PROBLEM TO SOLVE:
Please write back every entry exactly, character for character.

DATA EXCERPTS:
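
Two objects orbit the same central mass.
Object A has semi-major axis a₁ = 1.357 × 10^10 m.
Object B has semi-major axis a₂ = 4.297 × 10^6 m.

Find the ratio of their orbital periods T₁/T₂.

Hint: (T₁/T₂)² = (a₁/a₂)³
a₁ = 1.357 × 10^10 m
a₂ = 4.297 × 10^6 m
a₁/a₂ = 3158.02
T₁/T₂ = (a₁/a₂)^(3/2) = (3158.02)^1.5 = 177469

Final answer: T₁/T₂ = 1.775 × 10^5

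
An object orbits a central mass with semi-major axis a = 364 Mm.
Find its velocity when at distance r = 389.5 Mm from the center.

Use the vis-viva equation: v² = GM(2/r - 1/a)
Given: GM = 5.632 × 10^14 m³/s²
a = 364 Mm = 3.64 × 10^8 m
r = 389.5 Mm = 3.895 × 10^8 m
GM = 5.632 × 10^14 m³/s²
2/r − 1/a = 5.13479 × 10^-9 − 2.74725 × 10^-9 = 2.38754 × 10^-9 m⁻¹
v² = GM (2/r − 1/a) = 1.34466 × 10^6 m²/s²
v = 1159.59 m/s ≈ 1.16 km/s

Final answer: 1.16 km/s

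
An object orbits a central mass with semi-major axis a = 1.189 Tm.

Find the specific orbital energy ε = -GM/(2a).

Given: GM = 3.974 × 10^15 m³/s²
a = 1.189 Tm = 1.189 × 10^12 m
GM = 3.974 × 10^15 m³/s²
2a = 2.378 × 10^12 m
ε = −GM/(2a) = -1671.15 J/kg ≈ -1.671 kJ/kg

Final answer: -1.671 kJ/kg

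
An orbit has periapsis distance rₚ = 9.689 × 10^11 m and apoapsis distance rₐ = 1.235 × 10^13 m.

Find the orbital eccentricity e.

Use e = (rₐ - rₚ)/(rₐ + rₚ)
rₚ = 9.689 × 10^11 m
rₐ = 1.235 × 10^13 m
rₐ − rₚ = 1.13811 × 10^13 m
rₐ + rₚ = 1.33189 × 10^13 m
e = (rₐ − rₚ)/(rₐ + rₚ) = 0.854508

Final answer: e = 0.8545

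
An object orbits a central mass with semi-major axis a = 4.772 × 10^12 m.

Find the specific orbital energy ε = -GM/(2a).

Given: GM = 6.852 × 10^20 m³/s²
a = 4.772 × 10^12 m
GM = 6.852 × 10^20 m³/s²
2a = 9.544 × 10^12 m
ε = −GM/(2a) = -7.17938 × 10^7 J/kg ≈ -71.79 MJ/kg

Final answer: -71.79 MJ/kg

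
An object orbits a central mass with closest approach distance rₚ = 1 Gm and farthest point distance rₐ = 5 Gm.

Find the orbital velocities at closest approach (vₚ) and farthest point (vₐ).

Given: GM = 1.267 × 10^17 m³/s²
rₚ = 1 Gm = 1 × 10^9 m
rₐ = 5 Gm = 5 × 10^9 m
GM = 1.267 × 10^17 m³/s²
a = (rₚ + rₐ)/2 = 3 × 10^9 m
Vis-viva: v² = GM (2/r − 1/a)
vₚ² = 1.267 × 10^17 × (2 × 10^-9 − 3.33333 × 10^-10) = 2.11167 × 10^8 m²/s²
vₚ = 14531.6 m/s ≈ 14.53 km/s
vₐ² = 1.267 × 10^17 × (4 × 10^-10 − 3.33333 × 10^-10) = 8.44667 × 10^6 m²/s²
vₐ = 2906.31 m/s ≈ 2.906 km/s

Final answer: vₚ = 14.53 km/s, vₐ = 2.906 km/s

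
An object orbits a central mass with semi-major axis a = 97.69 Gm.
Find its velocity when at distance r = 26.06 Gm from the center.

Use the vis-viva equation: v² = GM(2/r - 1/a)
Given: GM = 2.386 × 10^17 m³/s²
a = 97.69 Gm = 9.769 × 10^10 m
r = 26.06 Gm = 2.606 × 10^10 m
GM = 2.386 × 10^17 m³/s²
2/r − 1/a = 7.6746 × 10^-11 − 1.02365 × 10^-11 = 6.65095 × 10^-11 m⁻¹
v² = GM (2/r − 1/a) = 1.58692 × 10^7 m²/s²
v = 3983.61 m/s ≈ 3.984 km/s

Final answer: 3.984 km/s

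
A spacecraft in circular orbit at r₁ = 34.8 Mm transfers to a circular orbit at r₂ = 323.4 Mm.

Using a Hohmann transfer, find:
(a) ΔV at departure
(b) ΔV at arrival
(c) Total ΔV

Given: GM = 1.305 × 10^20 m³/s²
r₁ = 34.8 Mm = 3.48 × 10^7 m
r₂ = 323.4 Mm = 3.234 × 10^8 m
GM = 1.305 × 10^20 m³/s²
Transfer ellipse: a_t = (r₁ + r₂)/2 = 1.791 × 10^8 m
Circular speed at r₁: v₁ = √(GM/r₁) = 1.93649 × 10^6 m/s
Transfer speed at r₁ (periapsis): v₁ₜ = √(GM(2/r₁ − 1/a_t)) = 2.60218 × 10^6 m/s
(a) ΔV₁ = v₁ₜ − v₁ = 665691 m/s ≈ 665.7 km/s
Circular speed at r₂: v₂ = √(GM/r₂) = 635236 m/s
Transfer speed at r₂ (apoapsis): v₂ₜ = √(GM(2/r₂ − 1/a_t)) = 280012 m/s
(b) ΔV₂ = v₂ − v₂ₜ = 355224 m/s ≈ 355.2 km/s
(c) ΔV_total = ΔV₁ + ΔV₂ = 1.02092 × 10^6 m/s ≈ 1021 km/s

Final answer:
(a) ΔV₁ = 665.7 km/s
(b) ΔV₂ = 355.2 km/s
(c) ΔV_total = 1021 km/s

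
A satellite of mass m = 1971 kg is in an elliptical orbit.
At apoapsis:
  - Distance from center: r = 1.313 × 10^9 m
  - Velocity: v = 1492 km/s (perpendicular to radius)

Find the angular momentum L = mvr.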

SOLUTION:
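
Two objects orbit the same central mass.
Object A has semi-major axis a₁ = 1.357 × 10^10 m.
Object B has semi-major axis a₂ = 4.297 × 10^6 m.

Find the ratio of their orbital periods T₁/T₂.

Hint: (T₁/T₂)² = (a₁/a₂)³
a₁ = 1.357 × 10^10 m
a₂ = 4.297 × 10^6 m
a₁/a₂ = 3158.02
T₁/T₂ = (a₁/a₂)^(3/2) = (3158.02)^1.5 = 177469

Final answer: T₁/T₂ = 1.775 × 10^5

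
An object orbits a central mass with semi-major axis a = 364 Mm.
Find its velocity when at distance r = 389.5 Mm from the center.

Use the vis-viva equation: v² = GM(2/r - 1/a)
Given: GM = 5.632 × 10^14 m³/s²
a = 364 Mm = 3.64 × 10^8 m
r = 389.5 Mm = 3.895 × 10^8 m
GM = 5.632 × 10^14 m³/s²
2/r − 1/a = 5.13479 × 10^-9 − 2.74725 × 10^-9 = 2.38754 × 10^-9 m⁻¹
v² = GM (2/r − 1/a) = 1.34466 × 10^6 m²/s²
v = 1159.59 m/s ≈ 1.16 km/s

Final answer: 1.16 km/s

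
An object orbits a central mass with semi-major axis a = 1.189 Tm.

Find the specific orbital energy ε = -GM/(2a).

Given: GM = 3.974 × 10^15 m³/s²
a = 1.189 Tm = 1.189 × 10^12 m
GM = 3.974 × 10^15 m³/s²
2a = 2.378 × 10^12 m
ε = −GM/(2a) = -1671.15 J/kg ≈ -1.671 kJ/kg

Final answer: -1.671 kJ/kg

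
An orbit has periapsis distance rₚ = 9.689 × 10^11 m and apoapsis distance rₐ = 1.235 × 10^13 m.

Find the orbital eccentricity e.

Use e = (rₐ - rₚ)/(rₐ + rₚ)
rₚ = 9.689 × 10^11 m
rₐ = 1.235 × 10^13 m
rₐ − rₚ = 1.13811 × 10^13 m
rₐ + rₚ = 1.33189 × 10^13 m
e = (rₐ − rₚ)/(rₐ + rₚ) = 0.854508

Final answer: e = 0.8545

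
An object orbits a central mass with semi-major axis a = 4.772 × 10^12 m.

Find the specific orbital energy ε = -GM/(2a).

Given: GM = 6.852 × 10^20 m³/s²
a = 4.772 × 10^12 m
GM = 6.852 × 10^20 m³/s²
2a = 9.544 × 10^12 m
ε = −GM/(2a) = -7.17938 × 10^7 J/kg ≈ -71.79 MJ/kg

Final answer: -71.79 MJ/kg

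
An object orbits a central mass with closest approach distance rₚ = 1 Gm and farthest point distance rₐ = 5 Gm.

Find the orbital velocities at closest approach (vₚ) and farthest point (vₐ).

Given: GM = 1.267 × 10^17 m³/s²
rₚ = 1 Gm = 1 × 10^9 m
rₐ = 5 Gm = 5 × 10^9 m
GM = 1.267 × 10^17 m³/s²
a = (rₚ + rₐ)/2 = 3 × 10^9 m
Vis-viva: v² = GM (2/r − 1/a)
vₚ² = 1.267 × 10^17 × (2 × 10^-9 − 3.33333 × 10^-10) = 2.11167 × 10^8 m²/s²
vₚ = 14531.6 m/s ≈ 14.53 km/s
vₐ² = 1.267 × 10^17 × (4 × 10^-10 − 3.33333 × 10^-10) = 8.44667 × 10^6 m²/s²
vₐ = 2906.31 m/s ≈ 2.906 km/s

Final answer: vₚ = 14.53 km/s, vₐ = 2.906 km/s

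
An object orbits a central mass with semi-major axis a = 97.69 Gm.
Find its velocity when at distance r = 26.06 Gm from the center.

Use the vis-viva equation: v² = GM(2/r - 1/a)
Given: GM = 2.386 × 10^17 m³/s²
a = 97.69 Gm = 9.769 × 10^10 m
r = 26.06 Gm = 2.606 × 10^10 m
GM = 2.386 × 10^17 m³/s²
2/r − 1/a = 7.6746 × 10^-11 − 1.02365 × 10^-11 = 6.65095 × 10^-11 m⁻¹
v² = GM (2/r − 1/a) = 1.58692 × 10^7 m²/s²
v = 3983.61 m/s ≈ 3.984 km/s

Final answer: 3.984 km/s

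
A spacecraft in circular orbit at r₁ = 34.8 Mm transfers to a circular orbit at r₂ = 323.4 Mm.

Using a Hohmann transfer, find:
(a) ΔV at departure
(b) ΔV at arrival
(c) Total ΔV

Given: GM = 1.305 × 10^20 m³/s²
r₁ = 34.8 Mm = 3.48 × 10^7 m
r₂ = 323.4 Mm = 3.234 × 10^8 m
GM = 1.305 × 10^20 m³/s²
Transfer ellipse: a_t = (r₁ + r₂)/2 = 1.791 × 10^8 m
Circular speed at r₁: v₁ = √(GM/r₁) = 1.93649 × 10^6 m/s
Transfer speed at r₁ (periapsis): v₁ₜ = √(GM(2/r₁ − 1/a_t)) = 2.60218 × 10^6 m/s
(a) ΔV₁ = v₁ₜ − v₁ = 665691 m/s ≈ 665.7 km/s
Circular speed at r₂: v₂ = √(GM/r₂) = 635236 m/s
Transfer speed at r₂ (apoapsis): v₂ₜ = √(GM(2/r₂ − 1/a_t)) = 280012 m/s
(b) ΔV₂ = v₂ − v₂ₜ = 355224 m/s ≈ 355.2 km/s
(c) ΔV_total = ΔV₁ + ΔV₂ = 1.02092 × 10^6 m/s ≈ 1021 km/s

Final answer:
(a) ΔV₁ = 665.7 km/s
(b) ΔV₂ = 355.2 km/s
(c) ΔV_total = 1021 km/s

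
A satellite of mass m = 1971 kg is in an elliptical orbit.
At apoapsis:
  - Distance from center: r = 1.313 × 10^9 m
  - Velocity: v = 1492 km/s (perpendicular to radius)

Find the angular momentum L = mvr.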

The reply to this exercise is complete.